### REQUIRED WORK
Determine how many lines below include the string "total". Reply with the number only.

◆ ◆ ◆ ◆ ◆ ◆ ◆

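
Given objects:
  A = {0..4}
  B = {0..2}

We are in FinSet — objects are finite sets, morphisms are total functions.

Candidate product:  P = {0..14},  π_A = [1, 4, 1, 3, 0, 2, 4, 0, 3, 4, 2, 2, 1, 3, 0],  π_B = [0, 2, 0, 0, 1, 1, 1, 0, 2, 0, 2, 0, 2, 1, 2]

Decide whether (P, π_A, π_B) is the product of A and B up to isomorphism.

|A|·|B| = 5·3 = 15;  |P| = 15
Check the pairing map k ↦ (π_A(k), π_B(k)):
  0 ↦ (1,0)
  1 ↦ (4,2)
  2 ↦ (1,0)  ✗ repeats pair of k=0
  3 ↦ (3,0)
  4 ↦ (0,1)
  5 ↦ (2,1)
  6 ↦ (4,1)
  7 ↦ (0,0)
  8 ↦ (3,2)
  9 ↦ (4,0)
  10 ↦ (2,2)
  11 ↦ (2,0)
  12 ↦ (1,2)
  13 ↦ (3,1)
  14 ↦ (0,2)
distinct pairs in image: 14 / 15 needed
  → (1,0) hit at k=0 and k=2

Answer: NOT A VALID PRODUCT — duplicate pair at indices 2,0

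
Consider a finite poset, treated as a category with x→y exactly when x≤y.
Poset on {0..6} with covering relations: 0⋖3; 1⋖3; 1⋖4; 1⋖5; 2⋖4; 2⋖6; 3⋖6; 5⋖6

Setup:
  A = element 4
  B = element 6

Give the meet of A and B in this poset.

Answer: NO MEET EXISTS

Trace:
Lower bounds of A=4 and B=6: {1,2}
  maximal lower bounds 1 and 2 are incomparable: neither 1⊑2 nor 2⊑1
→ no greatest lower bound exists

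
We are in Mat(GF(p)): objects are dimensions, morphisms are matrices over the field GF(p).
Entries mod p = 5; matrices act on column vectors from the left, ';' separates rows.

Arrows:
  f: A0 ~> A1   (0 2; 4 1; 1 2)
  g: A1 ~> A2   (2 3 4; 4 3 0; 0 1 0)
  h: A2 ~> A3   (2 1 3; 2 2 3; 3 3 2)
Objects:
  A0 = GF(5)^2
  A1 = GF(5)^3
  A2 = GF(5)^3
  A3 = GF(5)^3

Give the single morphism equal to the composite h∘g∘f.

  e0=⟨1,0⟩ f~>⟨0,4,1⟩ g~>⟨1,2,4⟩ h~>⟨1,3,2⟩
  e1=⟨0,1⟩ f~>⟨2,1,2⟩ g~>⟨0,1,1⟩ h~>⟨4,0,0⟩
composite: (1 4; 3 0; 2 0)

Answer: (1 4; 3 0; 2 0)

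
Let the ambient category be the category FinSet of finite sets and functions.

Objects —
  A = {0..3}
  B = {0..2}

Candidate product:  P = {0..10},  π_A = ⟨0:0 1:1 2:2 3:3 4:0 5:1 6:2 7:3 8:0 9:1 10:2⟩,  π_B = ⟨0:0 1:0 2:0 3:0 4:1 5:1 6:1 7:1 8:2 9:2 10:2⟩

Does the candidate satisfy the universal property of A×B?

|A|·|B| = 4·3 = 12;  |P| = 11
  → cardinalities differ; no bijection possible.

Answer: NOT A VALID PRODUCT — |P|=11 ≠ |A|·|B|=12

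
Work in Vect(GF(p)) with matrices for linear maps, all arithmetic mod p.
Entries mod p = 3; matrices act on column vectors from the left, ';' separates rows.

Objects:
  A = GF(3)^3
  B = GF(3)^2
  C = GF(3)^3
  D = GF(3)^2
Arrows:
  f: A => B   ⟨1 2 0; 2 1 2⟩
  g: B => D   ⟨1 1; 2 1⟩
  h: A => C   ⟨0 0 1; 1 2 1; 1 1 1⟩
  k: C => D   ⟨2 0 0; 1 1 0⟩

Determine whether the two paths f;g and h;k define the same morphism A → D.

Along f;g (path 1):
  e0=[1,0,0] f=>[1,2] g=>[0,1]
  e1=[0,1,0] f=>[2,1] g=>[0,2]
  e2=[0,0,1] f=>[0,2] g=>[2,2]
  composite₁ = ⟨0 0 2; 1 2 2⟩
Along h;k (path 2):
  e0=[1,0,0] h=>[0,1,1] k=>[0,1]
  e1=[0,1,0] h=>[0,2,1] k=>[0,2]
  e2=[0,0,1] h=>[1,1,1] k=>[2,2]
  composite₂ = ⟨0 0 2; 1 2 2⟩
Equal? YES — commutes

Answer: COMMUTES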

◆ ◆ ◆ ◆ ◆ ◆ ◆

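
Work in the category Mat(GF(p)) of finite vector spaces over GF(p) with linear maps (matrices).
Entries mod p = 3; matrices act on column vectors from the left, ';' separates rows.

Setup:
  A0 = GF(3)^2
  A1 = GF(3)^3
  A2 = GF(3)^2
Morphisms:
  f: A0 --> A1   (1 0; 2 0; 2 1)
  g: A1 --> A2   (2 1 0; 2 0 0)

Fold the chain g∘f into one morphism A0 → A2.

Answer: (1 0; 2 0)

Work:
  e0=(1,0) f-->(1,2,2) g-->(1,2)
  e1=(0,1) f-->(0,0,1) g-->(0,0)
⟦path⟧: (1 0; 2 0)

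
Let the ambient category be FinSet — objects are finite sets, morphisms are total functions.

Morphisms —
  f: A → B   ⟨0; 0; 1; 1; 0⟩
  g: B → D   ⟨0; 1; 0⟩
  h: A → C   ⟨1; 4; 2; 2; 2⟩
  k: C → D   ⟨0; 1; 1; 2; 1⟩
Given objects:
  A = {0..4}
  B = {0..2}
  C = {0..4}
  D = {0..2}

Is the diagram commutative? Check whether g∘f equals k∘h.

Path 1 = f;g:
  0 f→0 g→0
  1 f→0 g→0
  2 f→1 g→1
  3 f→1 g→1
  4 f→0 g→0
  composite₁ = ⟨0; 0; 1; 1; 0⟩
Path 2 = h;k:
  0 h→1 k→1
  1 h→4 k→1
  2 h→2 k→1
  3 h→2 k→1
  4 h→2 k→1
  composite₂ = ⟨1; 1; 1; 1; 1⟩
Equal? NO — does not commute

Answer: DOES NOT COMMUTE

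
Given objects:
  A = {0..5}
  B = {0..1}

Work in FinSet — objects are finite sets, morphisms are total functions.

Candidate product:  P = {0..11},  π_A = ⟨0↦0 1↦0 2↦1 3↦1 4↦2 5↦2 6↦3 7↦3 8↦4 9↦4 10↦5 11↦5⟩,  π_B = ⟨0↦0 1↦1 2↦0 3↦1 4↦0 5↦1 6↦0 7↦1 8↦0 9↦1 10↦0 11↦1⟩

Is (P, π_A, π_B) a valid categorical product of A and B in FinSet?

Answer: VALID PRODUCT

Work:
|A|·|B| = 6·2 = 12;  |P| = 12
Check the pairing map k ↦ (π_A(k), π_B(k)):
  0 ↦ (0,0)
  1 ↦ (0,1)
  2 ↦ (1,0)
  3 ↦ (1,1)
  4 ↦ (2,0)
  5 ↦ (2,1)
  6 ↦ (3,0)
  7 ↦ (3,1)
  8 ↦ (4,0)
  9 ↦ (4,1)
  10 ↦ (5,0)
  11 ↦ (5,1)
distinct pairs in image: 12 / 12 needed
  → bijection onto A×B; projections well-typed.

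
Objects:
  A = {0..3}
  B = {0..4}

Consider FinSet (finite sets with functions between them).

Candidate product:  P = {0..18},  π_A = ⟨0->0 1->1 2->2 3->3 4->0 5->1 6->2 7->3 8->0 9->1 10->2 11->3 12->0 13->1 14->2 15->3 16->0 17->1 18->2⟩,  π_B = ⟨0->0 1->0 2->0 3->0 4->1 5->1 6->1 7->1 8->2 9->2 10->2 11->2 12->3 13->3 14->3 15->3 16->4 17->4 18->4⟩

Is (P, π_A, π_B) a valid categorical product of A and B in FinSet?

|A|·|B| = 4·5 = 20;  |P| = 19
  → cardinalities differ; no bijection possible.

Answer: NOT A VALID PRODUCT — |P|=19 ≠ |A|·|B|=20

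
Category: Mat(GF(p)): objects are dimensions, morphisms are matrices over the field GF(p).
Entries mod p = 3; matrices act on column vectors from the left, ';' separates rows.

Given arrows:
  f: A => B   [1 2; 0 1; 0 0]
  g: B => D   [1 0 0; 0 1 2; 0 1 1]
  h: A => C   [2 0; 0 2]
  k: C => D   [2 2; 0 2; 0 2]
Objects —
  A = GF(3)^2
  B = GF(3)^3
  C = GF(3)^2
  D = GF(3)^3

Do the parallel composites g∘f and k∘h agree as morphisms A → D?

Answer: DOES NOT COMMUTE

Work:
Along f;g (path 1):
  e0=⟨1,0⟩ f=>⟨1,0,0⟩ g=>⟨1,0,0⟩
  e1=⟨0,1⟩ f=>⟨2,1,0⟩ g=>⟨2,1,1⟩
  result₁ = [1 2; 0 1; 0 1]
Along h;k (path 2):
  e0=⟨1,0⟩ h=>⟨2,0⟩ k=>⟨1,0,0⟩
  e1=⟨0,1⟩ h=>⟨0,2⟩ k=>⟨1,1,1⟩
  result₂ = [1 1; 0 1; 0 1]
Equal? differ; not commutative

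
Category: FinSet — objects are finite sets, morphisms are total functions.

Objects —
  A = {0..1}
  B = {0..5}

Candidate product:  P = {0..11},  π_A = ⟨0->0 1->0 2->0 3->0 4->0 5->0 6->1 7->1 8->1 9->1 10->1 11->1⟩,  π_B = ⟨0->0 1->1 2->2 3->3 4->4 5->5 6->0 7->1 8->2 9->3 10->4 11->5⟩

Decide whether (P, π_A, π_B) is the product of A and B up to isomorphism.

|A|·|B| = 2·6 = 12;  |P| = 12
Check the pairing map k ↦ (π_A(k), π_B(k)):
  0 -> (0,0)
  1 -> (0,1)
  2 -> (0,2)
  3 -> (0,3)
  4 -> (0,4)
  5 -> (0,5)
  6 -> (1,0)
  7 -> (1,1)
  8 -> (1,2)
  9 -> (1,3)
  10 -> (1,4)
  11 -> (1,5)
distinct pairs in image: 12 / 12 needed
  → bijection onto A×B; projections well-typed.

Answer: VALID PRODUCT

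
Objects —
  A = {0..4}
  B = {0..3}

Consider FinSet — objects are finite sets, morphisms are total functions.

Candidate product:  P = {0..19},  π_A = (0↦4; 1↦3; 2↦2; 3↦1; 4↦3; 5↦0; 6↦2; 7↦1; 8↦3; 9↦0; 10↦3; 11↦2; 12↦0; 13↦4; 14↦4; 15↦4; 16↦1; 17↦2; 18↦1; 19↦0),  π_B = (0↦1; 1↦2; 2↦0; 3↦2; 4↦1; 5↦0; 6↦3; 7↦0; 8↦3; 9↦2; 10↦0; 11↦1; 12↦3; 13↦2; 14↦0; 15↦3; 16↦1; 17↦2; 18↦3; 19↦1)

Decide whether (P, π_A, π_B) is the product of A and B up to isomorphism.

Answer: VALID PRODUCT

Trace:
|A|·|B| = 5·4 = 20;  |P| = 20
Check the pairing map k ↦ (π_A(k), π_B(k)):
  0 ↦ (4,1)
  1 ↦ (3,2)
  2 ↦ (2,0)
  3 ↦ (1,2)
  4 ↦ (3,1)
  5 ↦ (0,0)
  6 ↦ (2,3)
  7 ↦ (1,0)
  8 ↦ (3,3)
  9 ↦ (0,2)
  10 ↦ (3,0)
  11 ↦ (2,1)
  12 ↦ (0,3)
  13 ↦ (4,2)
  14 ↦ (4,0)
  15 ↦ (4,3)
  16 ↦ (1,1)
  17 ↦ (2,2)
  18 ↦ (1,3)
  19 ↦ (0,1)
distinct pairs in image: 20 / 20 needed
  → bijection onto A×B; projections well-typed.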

◆ ◆ ◆ ◆ ◆ ◆ ◆

### REPLY
5